* **How to complete this task**
Lines that contain the string "left" are the ones to list; copy all of them from the records.

Saved entries
___

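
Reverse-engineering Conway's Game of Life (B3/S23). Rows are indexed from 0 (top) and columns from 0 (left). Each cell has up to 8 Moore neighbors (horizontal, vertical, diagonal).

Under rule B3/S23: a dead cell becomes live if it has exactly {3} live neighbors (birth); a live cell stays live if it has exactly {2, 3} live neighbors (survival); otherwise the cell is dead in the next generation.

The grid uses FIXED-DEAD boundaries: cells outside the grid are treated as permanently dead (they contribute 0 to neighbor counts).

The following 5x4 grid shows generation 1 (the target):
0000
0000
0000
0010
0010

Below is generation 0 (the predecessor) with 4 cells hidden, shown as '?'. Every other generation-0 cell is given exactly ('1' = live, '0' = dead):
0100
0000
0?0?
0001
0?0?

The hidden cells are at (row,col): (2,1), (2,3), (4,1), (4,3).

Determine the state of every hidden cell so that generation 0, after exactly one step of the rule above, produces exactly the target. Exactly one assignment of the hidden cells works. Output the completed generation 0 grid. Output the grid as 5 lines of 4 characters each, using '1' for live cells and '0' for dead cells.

Answer: 0100
0000
0000
0001
0101

Derivation:
Hidden generation-0 cells (in order): (2,1), (2,3), (4,1), (4,3).
A hidden cell only influences target cells in its own 3x3 neighborhood. Try each of the 2^4 = 16 assignments, step the completed generation 0 forward once under B3/S23, and compare with the target:
  (2,1)=0 (2,3)=0 (4,1)=0 (4,3)=0 -> step gives (3,2)='0' but target has '1' -> reject
  (2,1)=0 (2,3)=0 (4,1)=0 (4,3)=1 -> step gives (3,2)='0' but target has '1' -> reject
  (2,1)=0 (2,3)=0 (4,1)=1 (4,3)=0 -> step gives (3,2)='0' but target has '1' -> reject
  (2,1)=0 (2,3)=0 (4,1)=1 (4,3)=1 -> step reproduces the target at every cell -> ACCEPT
  (2,1)=0 (2,3)=1 (4,1)=0 (4,3)=0 -> step gives (3,2)='0' but target has '1' -> reject
  (2,1)=0 (2,3)=1 (4,1)=0 (4,3)=1 -> step gives (3,3)='1' but target has '0' -> reject
  (2,1)=0 (2,3)=1 (4,1)=1 (4,3)=0 -> step gives (4,2)='0' but target has '1' -> reject
  (2,1)=0 (2,3)=1 (4,1)=1 (4,3)=1 -> step gives (3,2)='0' but target has '1' -> reject
  (2,1)=1 (2,3)=0 (4,1)=0 (4,3)=0 -> step gives (3,2)='0' but target has '1' -> reject
  (2,1)=1 (2,3)=0 (4,1)=0 (4,3)=1 -> step gives (4,2)='0' but target has '1' -> reject
  (2,1)=1 (2,3)=0 (4,1)=1 (4,3)=0 -> step gives (4,2)='0' but target has '1' -> reject
  (2,1)=1 (2,3)=0 (4,1)=1 (4,3)=1 -> step gives (3,2)='0' but target has '1' -> reject
  (2,1)=1 (2,3)=1 (4,1)=0 (4,3)=0 -> step gives (1,2)='1' but target has '0' -> reject
  (2,1)=1 (2,3)=1 (4,1)=0 (4,3)=1 -> step gives (1,2)='1' but target has '0' -> reject
  (2,1)=1 (2,3)=1 (4,1)=1 (4,3)=0 -> step gives (1,2)='1' but target has '0' -> reject
  (2,1)=1 (2,3)=1 (4,1)=1 (4,3)=1 -> step gives (1,2)='1' but target has '0' -> reject
Unique solution: (2,1)=dead, (2,3)=dead, (4,1)=live, (4,3)=live.
Check: live-neighbor counts of every cell in the completed generation 0:
1010
1110
0011
1131
1031
Applying B3/S23 to generation 0 with these counts gives:
0000
0000
0000
0010
0010
which matches the target exactly.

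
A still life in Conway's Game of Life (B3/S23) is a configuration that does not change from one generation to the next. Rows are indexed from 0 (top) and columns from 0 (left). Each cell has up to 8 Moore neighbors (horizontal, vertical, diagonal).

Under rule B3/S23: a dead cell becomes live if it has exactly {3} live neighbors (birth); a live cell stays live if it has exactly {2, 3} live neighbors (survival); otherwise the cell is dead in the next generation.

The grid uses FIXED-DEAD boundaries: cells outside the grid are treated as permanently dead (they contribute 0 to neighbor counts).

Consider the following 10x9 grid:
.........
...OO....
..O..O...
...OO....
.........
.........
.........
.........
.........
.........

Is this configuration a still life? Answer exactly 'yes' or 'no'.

Compute generation 1 and compare to generation 0 (given above):
Generation 1:
.........
...OO....
..O..O...
...OO....
.........
.........
.........
.........
.........
.........
The grids are IDENTICAL -> still life.

Answer: yes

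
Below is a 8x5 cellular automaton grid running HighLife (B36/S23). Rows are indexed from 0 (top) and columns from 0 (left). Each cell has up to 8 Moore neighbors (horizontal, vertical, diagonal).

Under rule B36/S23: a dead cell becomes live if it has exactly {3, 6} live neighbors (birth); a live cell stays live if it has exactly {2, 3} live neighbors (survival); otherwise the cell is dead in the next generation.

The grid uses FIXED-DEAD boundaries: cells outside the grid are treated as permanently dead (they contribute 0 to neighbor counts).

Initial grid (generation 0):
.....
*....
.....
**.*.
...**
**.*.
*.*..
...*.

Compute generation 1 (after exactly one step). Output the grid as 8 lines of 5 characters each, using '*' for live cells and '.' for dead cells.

Simulating step by step:
Generation 0 (given above): 12 live cells
Generation 1: 14 live cells
(generation 1 grid is the final answer)

Answer: .....
.....
**...
..***
...**
**.**
*.**.
.....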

___

* **Task response**
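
Reverse-engineering Conway's Game of Life (B3/S23). Rows are indexed from 0 (top) and columns from 0 (left). Each cell has up to 8 Moore neighbors (horizontal, vertical, diagonal).
A still life in Conway's Game of Life (B3/S23) is a configuration that does not change from one generation to the next. Rows are indexed from 0 (top) and columns from 0 (left). Each cell has up to 8 Moore neighbors (horizontal, vertical, diagonal).
Below is a 8x5 cellular automaton grid running HighLife (B36/S23). Rows are indexed from 0 (top) and columns from 0 (left). Each cell has up to 8 Moore neighbors (horizontal, vertical, diagonal).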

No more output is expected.